▶ Provided entries
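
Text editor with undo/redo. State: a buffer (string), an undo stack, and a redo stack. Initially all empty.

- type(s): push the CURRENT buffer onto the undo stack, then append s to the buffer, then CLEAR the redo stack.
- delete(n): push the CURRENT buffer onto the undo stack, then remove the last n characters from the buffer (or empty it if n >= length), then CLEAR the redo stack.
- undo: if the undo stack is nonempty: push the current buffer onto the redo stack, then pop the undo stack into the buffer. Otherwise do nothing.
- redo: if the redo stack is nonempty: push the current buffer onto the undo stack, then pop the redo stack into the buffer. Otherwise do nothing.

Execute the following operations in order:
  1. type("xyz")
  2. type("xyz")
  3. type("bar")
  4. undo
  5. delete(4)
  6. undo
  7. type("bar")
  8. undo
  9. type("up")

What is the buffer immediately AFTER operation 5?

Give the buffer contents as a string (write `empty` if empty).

After op 1 (type): buf='xyz' undo_depth=1 redo_depth=0
After op 2 (type): buf='xyzxyz' undo_depth=2 redo_depth=0
After op 3 (type): buf='xyzxyzbar' undo_depth=3 redo_depth=0
After op 4 (undo): buf='xyzxyz' undo_depth=2 redo_depth=1
After op 5 (delete): buf='xy' undo_depth=3 redo_depth=0

Answer: xy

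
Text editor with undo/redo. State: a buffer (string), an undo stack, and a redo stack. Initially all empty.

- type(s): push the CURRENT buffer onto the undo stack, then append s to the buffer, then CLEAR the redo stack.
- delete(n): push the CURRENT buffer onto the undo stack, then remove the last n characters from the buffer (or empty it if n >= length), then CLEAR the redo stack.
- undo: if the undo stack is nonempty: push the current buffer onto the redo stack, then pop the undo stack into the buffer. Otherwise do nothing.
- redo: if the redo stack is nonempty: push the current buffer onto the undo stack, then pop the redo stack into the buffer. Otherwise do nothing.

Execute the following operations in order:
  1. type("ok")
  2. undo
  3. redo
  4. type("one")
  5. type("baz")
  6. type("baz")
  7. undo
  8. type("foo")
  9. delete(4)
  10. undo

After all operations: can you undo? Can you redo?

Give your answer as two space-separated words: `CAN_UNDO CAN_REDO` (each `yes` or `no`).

After op 1 (type): buf='ok' undo_depth=1 redo_depth=0
After op 2 (undo): buf='(empty)' undo_depth=0 redo_depth=1
After op 3 (redo): buf='ok' undo_depth=1 redo_depth=0
After op 4 (type): buf='okone' undo_depth=2 redo_depth=0
After op 5 (type): buf='okonebaz' undo_depth=3 redo_depth=0
After op 6 (type): buf='okonebazbaz' undo_depth=4 redo_depth=0
After op 7 (undo): buf='okonebaz' undo_depth=3 redo_depth=1
After op 8 (type): buf='okonebazfoo' undo_depth=4 redo_depth=0
After op 9 (delete): buf='okoneba' undo_depth=5 redo_depth=0
After op 10 (undo): buf='okonebazfoo' undo_depth=4 redo_depth=1

Answer: yes yes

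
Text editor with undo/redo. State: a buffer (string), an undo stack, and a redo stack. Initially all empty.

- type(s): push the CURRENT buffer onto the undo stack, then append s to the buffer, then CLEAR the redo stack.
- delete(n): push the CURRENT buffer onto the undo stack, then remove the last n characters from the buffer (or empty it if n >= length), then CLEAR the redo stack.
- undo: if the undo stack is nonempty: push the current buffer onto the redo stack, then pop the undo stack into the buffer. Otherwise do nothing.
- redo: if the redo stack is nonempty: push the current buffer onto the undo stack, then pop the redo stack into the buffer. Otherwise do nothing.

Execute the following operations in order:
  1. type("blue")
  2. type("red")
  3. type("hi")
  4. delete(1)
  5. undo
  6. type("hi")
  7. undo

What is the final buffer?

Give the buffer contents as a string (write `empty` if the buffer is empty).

After op 1 (type): buf='blue' undo_depth=1 redo_depth=0
After op 2 (type): buf='bluered' undo_depth=2 redo_depth=0
After op 3 (type): buf='blueredhi' undo_depth=3 redo_depth=0
After op 4 (delete): buf='blueredh' undo_depth=4 redo_depth=0
After op 5 (undo): buf='blueredhi' undo_depth=3 redo_depth=1
After op 6 (type): buf='blueredhihi' undo_depth=4 redo_depth=0
After op 7 (undo): buf='blueredhi' undo_depth=3 redo_depth=1

Answer: blueredhi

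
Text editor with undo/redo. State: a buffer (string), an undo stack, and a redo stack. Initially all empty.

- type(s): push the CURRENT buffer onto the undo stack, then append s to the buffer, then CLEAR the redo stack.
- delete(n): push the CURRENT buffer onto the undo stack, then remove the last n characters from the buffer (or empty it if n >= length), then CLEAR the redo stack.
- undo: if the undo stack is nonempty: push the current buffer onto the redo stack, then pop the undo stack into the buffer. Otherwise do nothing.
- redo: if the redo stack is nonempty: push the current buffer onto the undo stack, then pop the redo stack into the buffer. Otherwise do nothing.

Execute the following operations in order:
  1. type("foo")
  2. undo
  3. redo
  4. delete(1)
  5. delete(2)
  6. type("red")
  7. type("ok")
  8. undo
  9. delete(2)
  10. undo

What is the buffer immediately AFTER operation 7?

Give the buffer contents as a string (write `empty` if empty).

Answer: redok

Derivation:
After op 1 (type): buf='foo' undo_depth=1 redo_depth=0
After op 2 (undo): buf='(empty)' undo_depth=0 redo_depth=1
After op 3 (redo): buf='foo' undo_depth=1 redo_depth=0
After op 4 (delete): buf='fo' undo_depth=2 redo_depth=0
After op 5 (delete): buf='(empty)' undo_depth=3 redo_depth=0
After op 6 (type): buf='red' undo_depth=4 redo_depth=0
After op 7 (type): buf='redok' undo_depth=5 redo_depth=0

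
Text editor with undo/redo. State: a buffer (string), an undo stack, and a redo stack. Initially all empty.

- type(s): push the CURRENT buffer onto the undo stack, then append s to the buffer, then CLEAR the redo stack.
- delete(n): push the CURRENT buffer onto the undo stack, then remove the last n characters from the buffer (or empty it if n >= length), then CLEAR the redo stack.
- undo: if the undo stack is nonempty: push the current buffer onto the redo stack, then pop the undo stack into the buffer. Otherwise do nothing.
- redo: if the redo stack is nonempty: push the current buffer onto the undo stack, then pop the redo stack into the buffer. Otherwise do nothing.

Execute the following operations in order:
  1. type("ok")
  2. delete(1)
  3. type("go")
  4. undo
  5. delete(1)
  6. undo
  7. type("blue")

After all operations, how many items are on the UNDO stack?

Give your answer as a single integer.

After op 1 (type): buf='ok' undo_depth=1 redo_depth=0
After op 2 (delete): buf='o' undo_depth=2 redo_depth=0
After op 3 (type): buf='ogo' undo_depth=3 redo_depth=0
After op 4 (undo): buf='o' undo_depth=2 redo_depth=1
After op 5 (delete): buf='(empty)' undo_depth=3 redo_depth=0
After op 6 (undo): buf='o' undo_depth=2 redo_depth=1
After op 7 (type): buf='oblue' undo_depth=3 redo_depth=0

Answer: 3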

▶ Exercise description
Give the listing above again in full, with no word altered.

▶ Exercise output
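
Text editor with undo/redo. State: a buffer (string), an undo stack, and a redo stack. Initially all empty.

- type(s): push the CURRENT buffer onto the undo stack, then append s to the buffer, then CLEAR the redo stack.
- delete(n): push the CURRENT buffer onto the undo stack, then remove the last n characters from the buffer (or empty it if n >= length), then CLEAR the redo stack.
- undo: if the undo stack is nonempty: push the current buffer onto the redo stack, then pop the undo stack into the buffer. Otherwise do nothing.
- redo: if the redo stack is nonempty: push the current buffer onto the undo stack, then pop the redo stack into the buffer. Otherwise do nothing.

Execute the following operations in order:
  1. type("xyz")
  2. type("xyz")
  3. type("bar")
  4. undo
  5. delete(4)
  6. undo
  7. type("bar")
  8. undo
  9. type("up")

What is the buffer immediately AFTER operation 5?

Give the buffer contents as a string (write `empty` if empty).

After op 1 (type): buf='xyz' undo_depth=1 redo_depth=0
After op 2 (type): buf='xyzxyz' undo_depth=2 redo_depth=0
After op 3 (type): buf='xyzxyzbar' undo_depth=3 redo_depth=0
After op 4 (undo): buf='xyzxyz' undo_depth=2 redo_depth=1
After op 5 (delete): buf='xy' undo_depth=3 redo_depth=0

Answer: xy

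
Text editor with undo/redo. State: a buffer (string), an undo stack, and a redo stack. Initially all empty.

- type(s): push the CURRENT buffer onto the undo stack, then append s to the buffer, then CLEAR the redo stack.
- delete(n): push the CURRENT buffer onto the undo stack, then remove the last n characters from the buffer (or empty it if n >= length), then CLEAR the redo stack.
- undo: if the undo stack is nonempty: push the current buffer onto the redo stack, then pop the undo stack into the buffer. Otherwise do nothing.
- redo: if the redo stack is nonempty: push the current buffer onto the undo stack, then pop the redo stack into the buffer. Otherwise do nothing.

Execute the following operations in order:
  1. type("ok")
  2. undo
  3. redo
  4. type("one")
  5. type("baz")
  6. type("baz")
  7. undo
  8. type("foo")
  9. delete(4)
  10. undo

After all operations: can you undo? Can you redo?

Give your answer as two space-separated words: `CAN_UNDO CAN_REDO` (each `yes` or `no`).

After op 1 (type): buf='ok' undo_depth=1 redo_depth=0
After op 2 (undo): buf='(empty)' undo_depth=0 redo_depth=1
After op 3 (redo): buf='ok' undo_depth=1 redo_depth=0
After op 4 (type): buf='okone' undo_depth=2 redo_depth=0
After op 5 (type): buf='okonebaz' undo_depth=3 redo_depth=0
After op 6 (type): buf='okonebazbaz' undo_depth=4 redo_depth=0
After op 7 (undo): buf='okonebaz' undo_depth=3 redo_depth=1
After op 8 (type): buf='okonebazfoo' undo_depth=4 redo_depth=0
After op 9 (delete): buf='okoneba' undo_depth=5 redo_depth=0
After op 10 (undo): buf='okonebazfoo' undo_depth=4 redo_depth=1

Answer: yes yes

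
Text editor with undo/redo. State: a buffer (string), an undo stack, and a redo stack. Initially all empty.

- type(s): push the CURRENT buffer onto the undo stack, then append s to the buffer, then CLEAR the redo stack.
- delete(n): push the CURRENT buffer onto the undo stack, then remove the last n characters from the buffer (or empty it if n >= length), then CLEAR the redo stack.
- undo: if the undo stack is nonempty: push the current buffer onto the redo stack, then pop the undo stack into the buffer. Otherwise do nothing.
- redo: if the redo stack is nonempty: push the current buffer onto the undo stack, then pop the redo stack into the buffer. Otherwise do nothing.

Execute the following operations in order:
  1. type("blue")
  2. type("red")
  3. type("hi")
  4. delete(1)
  5. undo
  6. type("hi")
  7. undo

What is the final buffer?

Give the buffer contents as a string (write `empty` if the buffer is empty).

After op 1 (type): buf='blue' undo_depth=1 redo_depth=0
After op 2 (type): buf='bluered' undo_depth=2 redo_depth=0
After op 3 (type): buf='blueredhi' undo_depth=3 redo_depth=0
After op 4 (delete): buf='blueredh' undo_depth=4 redo_depth=0
After op 5 (undo): buf='blueredhi' undo_depth=3 redo_depth=1
After op 6 (type): buf='blueredhihi' undo_depth=4 redo_depth=0
After op 7 (undo): buf='blueredhi' undo_depth=3 redo_depth=1

Answer: blueredhi

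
Text editor with undo/redo. State: a buffer (string), an undo stack, and a redo stack. Initially all empty.

- type(s): push the CURRENT buffer onto the undo stack, then append s to the buffer, then CLEAR the redo stack.
- delete(n): push the CURRENT buffer onto the undo stack, then remove the last n characters from the buffer (or empty it if n >= length), then CLEAR the redo stack.
- undo: if the undo stack is nonempty: push the current buffer onto the redo stack, then pop the undo stack into the buffer. Otherwise do nothing.
- redo: if the redo stack is nonempty: push the current buffer onto the undo stack, then pop the redo stack into the buffer. Otherwise do nothing.

Execute the following operations in order:
  1. type("foo")
  2. undo
  3. redo
  4. delete(1)
  5. delete(2)
  6. type("red")
  7. type("ok")
  8. undo
  9. delete(2)
  10. undo

What is the buffer immediately AFTER operation 7?

Give the buffer contents as a string (write `empty` if empty).

Answer: redok

Derivation:
After op 1 (type): buf='foo' undo_depth=1 redo_depth=0
After op 2 (undo): buf='(empty)' undo_depth=0 redo_depth=1
After op 3 (redo): buf='foo' undo_depth=1 redo_depth=0
After op 4 (delete): buf='fo' undo_depth=2 redo_depth=0
After op 5 (delete): buf='(empty)' undo_depth=3 redo_depth=0
After op 6 (type): buf='red' undo_depth=4 redo_depth=0
After op 7 (type): buf='redok' undo_depth=5 redo_depth=0

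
Text editor with undo/redo. State: a buffer (string), an undo stack, and a redo stack. Initially all empty.

- type(s): push the CURRENT buffer onto the undo stack, then append s to the buffer, then CLEAR the redo stack.
- delete(n): push the CURRENT buffer onto the undo stack, then remove the last n characters from the buffer (or empty it if n >= length), then CLEAR the redo stack.
- undo: if the undo stack is nonempty: push the current buffer onto the redo stack, then pop the undo stack into the buffer. Otherwise do nothing.
- redo: if the redo stack is nonempty: push the current buffer onto the undo stack, then pop the redo stack into the buffer. Otherwise do nothing.

Execute the following operations in order:
  1. type("ok")
  2. delete(1)
  3. type("go")
  4. undo
  5. delete(1)
  6. undo
  7. type("blue")

After all operations, how many items are on the UNDO stack?

Give your answer as a single integer.

After op 1 (type): buf='ok' undo_depth=1 redo_depth=0
After op 2 (delete): buf='o' undo_depth=2 redo_depth=0
After op 3 (type): buf='ogo' undo_depth=3 redo_depth=0
After op 4 (undo): buf='o' undo_depth=2 redo_depth=1
After op 5 (delete): buf='(empty)' undo_depth=3 redo_depth=0
After op 6 (undo): buf='o' undo_depth=2 redo_depth=1
After op 7 (type): buf='oblue' undo_depth=3 redo_depth=0

Answer: 3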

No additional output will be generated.